[Start of section]
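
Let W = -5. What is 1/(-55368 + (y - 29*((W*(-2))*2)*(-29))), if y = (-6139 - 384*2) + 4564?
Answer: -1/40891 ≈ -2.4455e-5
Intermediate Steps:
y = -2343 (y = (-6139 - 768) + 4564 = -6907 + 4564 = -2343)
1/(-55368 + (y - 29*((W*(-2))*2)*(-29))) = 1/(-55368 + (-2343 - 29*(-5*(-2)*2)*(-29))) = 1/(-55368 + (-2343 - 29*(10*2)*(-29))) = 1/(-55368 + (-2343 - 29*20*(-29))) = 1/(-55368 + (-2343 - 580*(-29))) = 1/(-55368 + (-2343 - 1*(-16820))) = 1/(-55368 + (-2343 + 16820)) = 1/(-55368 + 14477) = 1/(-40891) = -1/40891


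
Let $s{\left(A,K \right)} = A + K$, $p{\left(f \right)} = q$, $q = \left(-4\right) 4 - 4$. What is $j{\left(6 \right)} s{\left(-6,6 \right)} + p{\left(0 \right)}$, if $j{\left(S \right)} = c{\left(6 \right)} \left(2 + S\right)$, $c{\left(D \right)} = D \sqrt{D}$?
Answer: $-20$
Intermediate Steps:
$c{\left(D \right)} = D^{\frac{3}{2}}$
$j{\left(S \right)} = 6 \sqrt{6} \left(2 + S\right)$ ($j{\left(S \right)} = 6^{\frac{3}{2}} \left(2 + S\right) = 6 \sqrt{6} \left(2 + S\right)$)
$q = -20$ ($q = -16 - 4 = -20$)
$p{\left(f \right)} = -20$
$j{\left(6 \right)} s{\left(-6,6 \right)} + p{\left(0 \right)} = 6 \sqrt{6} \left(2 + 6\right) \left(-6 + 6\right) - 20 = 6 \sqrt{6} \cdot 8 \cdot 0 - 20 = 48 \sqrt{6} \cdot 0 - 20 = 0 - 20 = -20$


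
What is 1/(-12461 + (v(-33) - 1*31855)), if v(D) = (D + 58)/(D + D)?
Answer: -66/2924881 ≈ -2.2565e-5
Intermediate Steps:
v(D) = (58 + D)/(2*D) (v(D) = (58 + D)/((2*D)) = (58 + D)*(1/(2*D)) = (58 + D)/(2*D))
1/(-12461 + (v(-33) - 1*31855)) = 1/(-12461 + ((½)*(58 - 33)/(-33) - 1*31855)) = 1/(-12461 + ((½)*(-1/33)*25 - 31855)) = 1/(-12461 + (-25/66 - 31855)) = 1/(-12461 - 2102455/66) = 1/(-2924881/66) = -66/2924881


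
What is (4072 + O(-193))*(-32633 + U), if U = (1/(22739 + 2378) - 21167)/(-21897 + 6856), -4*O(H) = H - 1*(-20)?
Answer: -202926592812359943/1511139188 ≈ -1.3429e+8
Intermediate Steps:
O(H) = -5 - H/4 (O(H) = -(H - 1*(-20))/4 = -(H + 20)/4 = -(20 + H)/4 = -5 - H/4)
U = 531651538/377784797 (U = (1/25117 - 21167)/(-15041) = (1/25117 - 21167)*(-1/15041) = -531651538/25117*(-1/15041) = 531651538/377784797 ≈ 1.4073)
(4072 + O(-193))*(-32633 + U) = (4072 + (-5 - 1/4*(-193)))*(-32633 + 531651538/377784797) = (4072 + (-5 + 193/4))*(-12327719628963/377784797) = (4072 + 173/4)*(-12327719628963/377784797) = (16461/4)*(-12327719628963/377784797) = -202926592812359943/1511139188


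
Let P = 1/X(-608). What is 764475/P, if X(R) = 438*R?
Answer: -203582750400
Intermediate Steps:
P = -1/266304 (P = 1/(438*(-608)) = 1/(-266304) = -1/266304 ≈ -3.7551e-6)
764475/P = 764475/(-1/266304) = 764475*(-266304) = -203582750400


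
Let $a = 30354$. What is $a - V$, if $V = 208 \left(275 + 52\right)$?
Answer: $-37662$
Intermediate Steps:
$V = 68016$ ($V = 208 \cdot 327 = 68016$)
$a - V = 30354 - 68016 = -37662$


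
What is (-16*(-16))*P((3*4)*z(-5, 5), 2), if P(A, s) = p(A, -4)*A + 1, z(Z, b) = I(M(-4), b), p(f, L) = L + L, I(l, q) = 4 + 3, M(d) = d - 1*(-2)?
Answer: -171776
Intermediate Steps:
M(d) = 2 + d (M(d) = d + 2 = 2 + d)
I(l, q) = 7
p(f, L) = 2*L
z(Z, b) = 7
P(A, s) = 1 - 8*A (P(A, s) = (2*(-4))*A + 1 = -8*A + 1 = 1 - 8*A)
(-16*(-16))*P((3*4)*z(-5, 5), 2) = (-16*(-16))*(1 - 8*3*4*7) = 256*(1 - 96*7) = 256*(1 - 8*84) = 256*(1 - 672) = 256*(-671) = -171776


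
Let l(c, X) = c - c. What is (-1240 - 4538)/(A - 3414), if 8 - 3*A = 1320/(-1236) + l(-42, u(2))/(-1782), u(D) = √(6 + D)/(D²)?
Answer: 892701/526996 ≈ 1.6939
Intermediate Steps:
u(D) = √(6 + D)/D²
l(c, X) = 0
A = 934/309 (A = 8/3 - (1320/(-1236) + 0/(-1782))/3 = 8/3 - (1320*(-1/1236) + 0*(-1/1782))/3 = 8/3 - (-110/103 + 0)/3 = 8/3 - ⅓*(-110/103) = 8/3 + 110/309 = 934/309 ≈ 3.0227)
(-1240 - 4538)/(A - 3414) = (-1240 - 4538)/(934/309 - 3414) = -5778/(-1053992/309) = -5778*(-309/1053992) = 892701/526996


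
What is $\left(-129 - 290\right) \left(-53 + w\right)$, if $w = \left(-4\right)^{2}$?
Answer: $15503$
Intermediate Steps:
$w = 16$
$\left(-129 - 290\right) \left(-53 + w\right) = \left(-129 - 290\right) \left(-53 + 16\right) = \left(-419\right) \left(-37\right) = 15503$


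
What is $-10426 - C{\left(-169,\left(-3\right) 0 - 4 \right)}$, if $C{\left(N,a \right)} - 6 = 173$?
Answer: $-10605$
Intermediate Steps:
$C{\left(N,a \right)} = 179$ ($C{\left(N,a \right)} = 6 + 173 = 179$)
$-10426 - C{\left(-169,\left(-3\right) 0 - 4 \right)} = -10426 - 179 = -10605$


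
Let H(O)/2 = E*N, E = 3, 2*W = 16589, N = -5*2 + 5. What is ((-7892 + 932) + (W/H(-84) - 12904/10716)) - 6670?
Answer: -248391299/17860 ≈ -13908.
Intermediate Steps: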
[End of section]
What to do =
Give every entry again in full, precisely as written above.

Task output =
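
Let W = -5. What is 1/(-55368 + (y - 29*((W*(-2))*2)*(-29))), if y = (-6139 - 384*2) + 4564?
Answer: -1/40891 ≈ -2.4455e-5
Intermediate Steps:
y = -2343 (y = (-6139 - 768) + 4564 = -6907 + 4564 = -2343)
1/(-55368 + (y - 29*((W*(-2))*2)*(-29))) = 1/(-55368 + (-2343 - 29*(-5*(-2)*2)*(-29))) = 1/(-55368 + (-2343 - 29*(10*2)*(-29))) = 1/(-55368 + (-2343 - 29*20*(-29))) = 1/(-55368 + (-2343 - 580*(-29))) = 1/(-55368 + (-2343 - 1*(-16820))) = 1/(-55368 + (-2343 + 16820)) = 1/(-55368 + 14477) = 1/(-40891) = -1/40891


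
Let $s{\left(A,K \right)} = A + K$, $p{\left(f \right)} = q$, $q = \left(-4\right) 4 - 4$. What is $j{\left(6 \right)} s{\left(-6,6 \right)} + p{\left(0 \right)}$, if $j{\left(S \right)} = c{\left(6 \right)} \left(2 + S\right)$, $c{\left(D \right)} = D \sqrt{D}$?
Answer: $-20$
Intermediate Steps:
$c{\left(D \right)} = D^{\frac{3}{2}}$
$j{\left(S \right)} = 6 \sqrt{6} \left(2 + S\right)$ ($j{\left(S \right)} = 6^{\frac{3}{2}} \left(2 + S\right) = 6 \sqrt{6} \left(2 + S\right)$)
$q = -20$ ($q = -16 - 4 = -20$)
$p{\left(f \right)} = -20$
$j{\left(6 \right)} s{\left(-6,6 \right)} + p{\left(0 \right)} = 6 \sqrt{6} \left(2 + 6\right) \left(-6 + 6\right) - 20 = 6 \sqrt{6} \cdot 8 \cdot 0 - 20 = 48 \sqrt{6} \cdot 0 - 20 = 0 - 20 = -20$


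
What is 1/(-12461 + (v(-33) - 1*31855)), if v(D) = (D + 58)/(D + D)?
Answer: -66/2924881 ≈ -2.2565e-5
Intermediate Steps:
v(D) = (58 + D)/(2*D) (v(D) = (58 + D)/((2*D)) = (58 + D)*(1/(2*D)) = (58 + D)/(2*D))
1/(-12461 + (v(-33) - 1*31855)) = 1/(-12461 + ((½)*(58 - 33)/(-33) - 1*31855)) = 1/(-12461 + ((½)*(-1/33)*25 - 31855)) = 1/(-12461 + (-25/66 - 31855)) = 1/(-12461 - 2102455/66) = 1/(-2924881/66) = -66/2924881


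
What is (4072 + O(-193))*(-32633 + U), if U = (1/(22739 + 2378) - 21167)/(-21897 + 6856), -4*O(H) = H - 1*(-20)?
Answer: -202926592812359943/1511139188 ≈ -1.3429e+8
Intermediate Steps:
O(H) = -5 - H/4 (O(H) = -(H - 1*(-20))/4 = -(H + 20)/4 = -(20 + H)/4 = -5 - H/4)
U = 531651538/377784797 (U = (1/25117 - 21167)/(-15041) = (1/25117 - 21167)*(-1/15041) = -531651538/25117*(-1/15041) = 531651538/377784797 ≈ 1.4073)
(4072 + O(-193))*(-32633 + U) = (4072 + (-5 - 1/4*(-193)))*(-32633 + 531651538/377784797) = (4072 + (-5 + 193/4))*(-12327719628963/377784797) = (4072 + 173/4)*(-12327719628963/377784797) = (16461/4)*(-12327719628963/377784797) = -202926592812359943/1511139188


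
Let P = 1/X(-608). What is 764475/P, if X(R) = 438*R?
Answer: -203582750400
Intermediate Steps:
P = -1/266304 (P = 1/(438*(-608)) = 1/(-266304) = -1/266304 ≈ -3.7551e-6)
764475/P = 764475/(-1/266304) = 764475*(-266304) = -203582750400


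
Let $a = 30354$. What is $a - V$, if $V = 208 \left(275 + 52\right)$?
Answer: $-37662$
Intermediate Steps:
$V = 68016$ ($V = 208 \cdot 327 = 68016$)
$a - V = 30354 - 68016 = -37662$


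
What is (-16*(-16))*P((3*4)*z(-5, 5), 2), if P(A, s) = p(A, -4)*A + 1, z(Z, b) = I(M(-4), b), p(f, L) = L + L, I(l, q) = 4 + 3, M(d) = d - 1*(-2)?
Answer: -171776
Intermediate Steps:
M(d) = 2 + d (M(d) = d + 2 = 2 + d)
I(l, q) = 7
p(f, L) = 2*L
z(Z, b) = 7
P(A, s) = 1 - 8*A (P(A, s) = (2*(-4))*A + 1 = -8*A + 1 = 1 - 8*A)
(-16*(-16))*P((3*4)*z(-5, 5), 2) = (-16*(-16))*(1 - 8*3*4*7) = 256*(1 - 96*7) = 256*(1 - 8*84) = 256*(1 - 672) = 256*(-671) = -171776


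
Let l(c, X) = c - c. What is (-1240 - 4538)/(A - 3414), if 8 - 3*A = 1320/(-1236) + l(-42, u(2))/(-1782), u(D) = √(6 + D)/(D²)?
Answer: 892701/526996 ≈ 1.6939
Intermediate Steps:
u(D) = √(6 + D)/D²
l(c, X) = 0
A = 934/309 (A = 8/3 - (1320/(-1236) + 0/(-1782))/3 = 8/3 - (1320*(-1/1236) + 0*(-1/1782))/3 = 8/3 - (-110/103 + 0)/3 = 8/3 - ⅓*(-110/103) = 8/3 + 110/309 = 934/309 ≈ 3.0227)
(-1240 - 4538)/(A - 3414) = (-1240 - 4538)/(934/309 - 3414) = -5778/(-1053992/309) = -5778*(-309/1053992) = 892701/526996


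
What is $\left(-129 - 290\right) \left(-53 + w\right)$, if $w = \left(-4\right)^{2}$?
Answer: $15503$
Intermediate Steps:
$w = 16$
$\left(-129 - 290\right) \left(-53 + w\right) = \left(-129 - 290\right) \left(-53 + 16\right) = \left(-419\right) \left(-37\right) = 15503$


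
What is $-10426 - C{\left(-169,\left(-3\right) 0 - 4 \right)}$, if $C{\left(N,a \right)} - 6 = 173$?
Answer: $-10605$
Intermediate Steps:
$C{\left(N,a \right)} = 179$ ($C{\left(N,a \right)} = 6 + 173 = 179$)
$-10426 - C{\left(-169,\left(-3\right) 0 - 4 \right)} = -10426 - 179 = -10605$


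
Let H(O)/2 = E*N, E = 3, 2*W = 16589, N = -5*2 + 5. What is ((-7892 + 932) + (W/H(-84) - 12904/10716)) - 6670?
Answer: -248391299/17860 ≈ -13908.
Intermediate Steps: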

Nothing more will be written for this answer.